*Material for the task:*
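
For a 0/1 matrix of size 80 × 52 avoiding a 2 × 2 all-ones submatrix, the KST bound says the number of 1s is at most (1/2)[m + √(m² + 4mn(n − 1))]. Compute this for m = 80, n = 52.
z(80, 52; 2, 2) ≤ (1/2)[80 + √(80² + 4·80·52·51)] = (1/2)[80 + √855040] = 502.3419

Kővári–Sós–Turán: let r_1, ..., r_80 be the row sums and z = Σ r_i the total number of 1s. Each pair of columns can share at most one row with both entries 1 (else a 2×2 all-ones block appears), so Σ_i C(r_i, 2) ≤ C(52, 2) = 1326. By convexity Σ_i C(r_i, 2) ≥ 80·C(z/80, 2) = z(z − 80)/(2·80), giving z² − 80z − 80·52·51 ≤ 0 and hence z ≤ (1/2)[80 + √(6400 + 4·212160)] = (1/2)[80 + √855040] ≈ (1/2)(80 + 924.6837) = 502.3419.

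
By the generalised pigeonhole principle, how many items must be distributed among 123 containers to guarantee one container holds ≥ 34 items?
n = (34 − 1)·123 + 1 = 4060

By the generalised pigeonhole principle, to guarantee some box contains ≥ r objects we need more than (r − 1) · k objects total. Threshold: n = (r − 1) · k + 1. With r = 34 and k = 123: n = 33 · 123 + 1 = 4059 + 1 = 4060. For n = 4059 = 33 · 123, we can put exactly 33 objects in every box, avoiding 34 in any single one — so 4060 is tight.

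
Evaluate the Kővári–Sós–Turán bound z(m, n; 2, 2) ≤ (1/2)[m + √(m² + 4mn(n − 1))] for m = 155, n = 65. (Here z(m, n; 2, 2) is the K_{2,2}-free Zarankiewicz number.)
z(155, 65; 2, 2) ≤ (1/2)[155 + √(155² + 4·155·65·64)] = (1/2)[155 + √2603225] = 884.2256

Kővári–Sós–Turán: let r_1, ..., r_155 be the row sums and z = Σ r_i the total number of 1s. Each pair of columns can share at most one row with both entries 1 (else a 2×2 all-ones block appears), so Σ_i C(r_i, 2) ≤ C(65, 2) = 2080. By convexity Σ_i C(r_i, 2) ≥ 155·C(z/155, 2) = z(z − 155)/(2·155), giving z² − 155z − 155·65·64 ≤ 0 and hence z ≤ (1/2)[155 + √(24025 + 4·644800)] = (1/2)[155 + √2603225] ≈ (1/2)(155 + 1613.4513) = 884.2256.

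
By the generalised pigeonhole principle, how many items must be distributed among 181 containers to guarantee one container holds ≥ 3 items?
n = (3 − 1)·181 + 1 = 363

By the generalised pigeonhole principle, to guarantee some box contains ≥ r objects we need more than (r − 1) · k objects total. Threshold: n = (r − 1) · k + 1. With r = 3 and k = 181: n = 2 · 181 + 1 = 362 + 1 = 363. For n = 362 = 2 · 181, we can put exactly 2 objects in every box, avoiding 3 in any single one — so 363 is tight.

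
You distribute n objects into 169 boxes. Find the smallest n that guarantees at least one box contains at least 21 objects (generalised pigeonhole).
n = (21 − 1)·169 + 1 = 3381

By the generalised pigeonhole principle, to guarantee some box contains ≥ r objects we need more than (r − 1) · k objects total. Threshold: n = (r − 1) · k + 1. With r = 21 and k = 169: n = 20 · 169 + 1 = 3380 + 1 = 3381. For n = 3380 = 20 · 169, we can put exactly 20 objects in every box, avoiding 21 in any single one — so 3381 is tight.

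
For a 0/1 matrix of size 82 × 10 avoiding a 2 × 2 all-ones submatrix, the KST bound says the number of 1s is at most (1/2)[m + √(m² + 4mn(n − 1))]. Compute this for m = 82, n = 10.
z(82, 10; 2, 2) ≤ (1/2)[82 + √(82² + 4·82·10·9)] = (1/2)[82 + √36244] = 136.1893

Kővári–Sós–Turán: let r_1, ..., r_82 be the row sums and z = Σ r_i the total number of 1s. Each pair of columns can share at most one row with both entries 1 (else a 2×2 all-ones block appears), so Σ_i C(r_i, 2) ≤ C(10, 2) = 45. By convexity Σ_i C(r_i, 2) ≥ 82·C(z/82, 2) = z(z − 82)/(2·82), giving z² − 82z − 82·10·9 ≤ 0 and hence z ≤ (1/2)[82 + √(6724 + 4·7380)] = (1/2)[82 + √36244] ≈ (1/2)(82 + 190.3786) = 136.1893.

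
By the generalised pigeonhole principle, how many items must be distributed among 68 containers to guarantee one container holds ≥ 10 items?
n = (10 − 1)·68 + 1 = 613

By the generalised pigeonhole principle, to guarantee some box contains ≥ r objects we need more than (r − 1) · k objects total. Threshold: n = (r − 1) · k + 1. With r = 10 and k = 68: n = 9 · 68 + 1 = 612 + 1 = 613. For n = 612 = 9 · 68, we can put exactly 9 objects in every box, avoiding 10 in any single one — so 613 is tight.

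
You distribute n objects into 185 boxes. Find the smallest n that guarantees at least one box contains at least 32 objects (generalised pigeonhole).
n = (32 − 1)·185 + 1 = 5736

By the generalised pigeonhole principle, to guarantee some box contains ≥ r objects we need more than (r − 1) · k objects total. Threshold: n = (r − 1) · k + 1. With r = 32 and k = 185: n = 31 · 185 + 1 = 5735 + 1 = 5736. For n = 5735 = 31 · 185, we can put exactly 31 objects in every box, avoiding 32 in any single one — so 5736 is tight.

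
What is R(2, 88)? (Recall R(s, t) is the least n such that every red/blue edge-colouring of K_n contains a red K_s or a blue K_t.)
R(2, 88) = 88

R(2, k) = k for all k ≥ 2: in a 2-colouring of K_k, either some edge is red (a red K_2) or all edges are blue (a blue K_k). And K_{87} coloured all-blue has no blue K_88, so R(2, 88) > 87. Hence R(2, 88) = 88.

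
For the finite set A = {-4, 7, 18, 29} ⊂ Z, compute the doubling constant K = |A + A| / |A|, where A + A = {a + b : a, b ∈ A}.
K = |A + A| / |A| = 7/4

Enumerate A + A = {a + b : a, b ∈ A}. With |A| = 4, there are |A|^2 = 16 ordered sum pairs; collecting distinct values, A + A = {-8, 3, 14, 25, 36, 47, 58}, so |A + A| = 7. Thus K = 7/4. Here |A + A| = 2|A| − 1 = 7, the minimum possible — so K = 7/4 is minimal, which holds iff A is an arithmetic progression.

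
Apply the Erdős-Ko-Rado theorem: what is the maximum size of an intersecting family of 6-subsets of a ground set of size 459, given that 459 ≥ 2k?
max |F| = C(458, 5) = 164298093596

The Erdős-Ko-Rado theorem states: for n ≥ 2k, an intersecting family of k-subsets of an n-element set has size at most C(n − 1, k − 1), with equality for 'star' families {A ⊆ [n] : |A| = k, i ∈ A} (fix an element i). For n = 459, k = 6: C(458, 5) = 164298093596.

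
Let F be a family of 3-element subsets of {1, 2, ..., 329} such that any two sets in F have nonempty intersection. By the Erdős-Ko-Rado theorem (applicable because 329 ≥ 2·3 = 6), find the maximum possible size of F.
max |F| = C(328, 2) = 53628

Erdős-Ko-Rado (1961): when n ≥ 2k, max |F| = C(n−1, k−1). The bound is attained by the star {A : i ∈ A} for any fixed i ∈ [n]. Here C(329−1, 3−1) = C(328, 2) = 53628.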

*Directions:*
Repeat all the material, keeping each line identical.

*Result below:*
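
For a 0/1 matrix of size 80 × 52 avoiding a 2 × 2 all-ones submatrix, the KST bound says the number of 1s is at most (1/2)[m + √(m² + 4mn(n − 1))]. Compute this for m = 80, n = 52.
z(80, 52; 2, 2) ≤ (1/2)[80 + √(80² + 4·80·52·51)] = (1/2)[80 + √855040] = 502.3419

Kővári–Sós–Turán: let r_1, ..., r_80 be the row sums and z = Σ r_i the total number of 1s. Each pair of columns can share at most one row with both entries 1 (else a 2×2 all-ones block appears), so Σ_i C(r_i, 2) ≤ C(52, 2) = 1326. By convexity Σ_i C(r_i, 2) ≥ 80·C(z/80, 2) = z(z − 80)/(2·80), giving z² − 80z − 80·52·51 ≤ 0 and hence z ≤ (1/2)[80 + √(6400 + 4·212160)] = (1/2)[80 + √855040] ≈ (1/2)(80 + 924.6837) = 502.3419.

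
By the generalised pigeonhole principle, how many items must be distributed among 123 containers to guarantee one container holds ≥ 34 items?
n = (34 − 1)·123 + 1 = 4060

By the generalised pigeonhole principle, to guarantee some box contains ≥ r objects we need more than (r − 1) · k objects total. Threshold: n = (r − 1) · k + 1. With r = 34 and k = 123: n = 33 · 123 + 1 = 4059 + 1 = 4060. For n = 4059 = 33 · 123, we can put exactly 33 objects in every box, avoiding 34 in any single one — so 4060 is tight.

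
Evaluate the Kővári–Sós–Turán bound z(m, n; 2, 2) ≤ (1/2)[m + √(m² + 4mn(n − 1))] for m = 155, n = 65. (Here z(m, n; 2, 2) is the K_{2,2}-free Zarankiewicz number.)
z(155, 65; 2, 2) ≤ (1/2)[155 + √(155² + 4·155·65·64)] = (1/2)[155 + √2603225] = 884.2256

Kővári–Sós–Turán: let r_1, ..., r_155 be the row sums and z = Σ r_i the total number of 1s. Each pair of columns can share at most one row with both entries 1 (else a 2×2 all-ones block appears), so Σ_i C(r_i, 2) ≤ C(65, 2) = 2080. By convexity Σ_i C(r_i, 2) ≥ 155·C(z/155, 2) = z(z − 155)/(2·155), giving z² − 155z − 155·65·64 ≤ 0 and hence z ≤ (1/2)[155 + √(24025 + 4·644800)] = (1/2)[155 + √2603225] ≈ (1/2)(155 + 1613.4513) = 884.2256.

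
By the generalised pigeonhole principle, how many items must be distributed among 181 containers to guarantee one container holds ≥ 3 items?
n = (3 − 1)·181 + 1 = 363

By the generalised pigeonhole principle, to guarantee some box contains ≥ r objects we need more than (r − 1) · k objects total. Threshold: n = (r − 1) · k + 1. With r = 3 and k = 181: n = 2 · 181 + 1 = 362 + 1 = 363. For n = 362 = 2 · 181, we can put exactly 2 objects in every box, avoiding 3 in any single one — so 363 is tight.

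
You distribute n objects into 169 boxes. Find the smallest n that guarantees at least one box contains at least 21 objects (generalised pigeonhole).
n = (21 − 1)·169 + 1 = 3381

By the generalised pigeonhole principle, to guarantee some box contains ≥ r objects we need more than (r − 1) · k objects total. Threshold: n = (r − 1) · k + 1. With r = 21 and k = 169: n = 20 · 169 + 1 = 3380 + 1 = 3381. For n = 3380 = 20 · 169, we can put exactly 20 objects in every box, avoiding 21 in any single one — so 3381 is tight.

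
For a 0/1 matrix of size 82 × 10 avoiding a 2 × 2 all-ones submatrix, the KST bound says the number of 1s is at most (1/2)[m + √(m² + 4mn(n − 1))]. Compute this for m = 82, n = 10.
z(82, 10; 2, 2) ≤ (1/2)[82 + √(82² + 4·82·10·9)] = (1/2)[82 + √36244] = 136.1893

Kővári–Sós–Turán: let r_1, ..., r_82 be the row sums and z = Σ r_i the total number of 1s. Each pair of columns can share at most one row with both entries 1 (else a 2×2 all-ones block appears), so Σ_i C(r_i, 2) ≤ C(10, 2) = 45. By convexity Σ_i C(r_i, 2) ≥ 82·C(z/82, 2) = z(z − 82)/(2·82), giving z² − 82z − 82·10·9 ≤ 0 and hence z ≤ (1/2)[82 + √(6724 + 4·7380)] = (1/2)[82 + √36244] ≈ (1/2)(82 + 190.3786) = 136.1893.

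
By the generalised pigeonhole principle, how many items must be distributed among 68 containers to guarantee one container holds ≥ 10 items?
n = (10 − 1)·68 + 1 = 613

By the generalised pigeonhole principle, to guarantee some box contains ≥ r objects we need more than (r − 1) · k objects total. Threshold: n = (r − 1) · k + 1. With r = 10 and k = 68: n = 9 · 68 + 1 = 612 + 1 = 613. For n = 612 = 9 · 68, we can put exactly 9 objects in every box, avoiding 10 in any single one — so 613 is tight.

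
You distribute n objects into 185 boxes. Find the smallest n that guarantees at least one box contains at least 32 objects (generalised pigeonhole).
n = (32 − 1)·185 + 1 = 5736

By the generalised pigeonhole principle, to guarantee some box contains ≥ r objects we need more than (r − 1) · k objects total. Threshold: n = (r − 1) · k + 1. With r = 32 and k = 185: n = 31 · 185 + 1 = 5735 + 1 = 5736. For n = 5735 = 31 · 185, we can put exactly 31 objects in every box, avoiding 32 in any single one — so 5736 is tight.

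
What is R(2, 88)? (Recall R(s, t) is the least n such that every red/blue edge-colouring of K_n contains a red K_s or a blue K_t.)
R(2, 88) = 88

R(2, k) = k for all k ≥ 2: in a 2-colouring of K_k, either some edge is red (a red K_2) or all edges are blue (a blue K_k). And K_{87} coloured all-blue has no blue K_88, so R(2, 88) > 87. Hence R(2, 88) = 88.

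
For the finite set A = {-4, 7, 18, 29} ⊂ Z, compute the doubling constant K = |A + A| / |A|, where A + A = {a + b : a, b ∈ A}.
K = |A + A| / |A| = 7/4

Enumerate A + A = {a + b : a, b ∈ A}. With |A| = 4, there are |A|^2 = 16 ordered sum pairs; collecting distinct values, A + A = {-8, 3, 14, 25, 36, 47, 58}, so |A + A| = 7. Thus K = 7/4. Here |A + A| = 2|A| − 1 = 7, the minimum possible — so K = 7/4 is minimal, which holds iff A is an arithmetic progression.

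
Apply the Erdős-Ko-Rado theorem: what is the maximum size of an intersecting family of 6-subsets of a ground set of size 459, given that 459 ≥ 2k?
max |F| = C(458, 5) = 164298093596

The Erdős-Ko-Rado theorem states: for n ≥ 2k, an intersecting family of k-subsets of an n-element set has size at most C(n − 1, k − 1), with equality for 'star' families {A ⊆ [n] : |A| = k, i ∈ A} (fix an element i). For n = 459, k = 6: C(458, 5) = 164298093596.

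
Let F be a family of 3-element subsets of {1, 2, ..., 329} such that any two sets in F have nonempty intersection. By the Erdős-Ko-Rado theorem (applicable because 329 ≥ 2·3 = 6), find the maximum possible size of F.
max |F| = C(328, 2) = 53628

Erdős-Ko-Rado (1961): when n ≥ 2k, max |F| = C(n−1, k−1). The bound is attained by the star {A : i ∈ A} for any fixed i ∈ [n]. Here C(329−1, 3−1) = C(328, 2) = 53628.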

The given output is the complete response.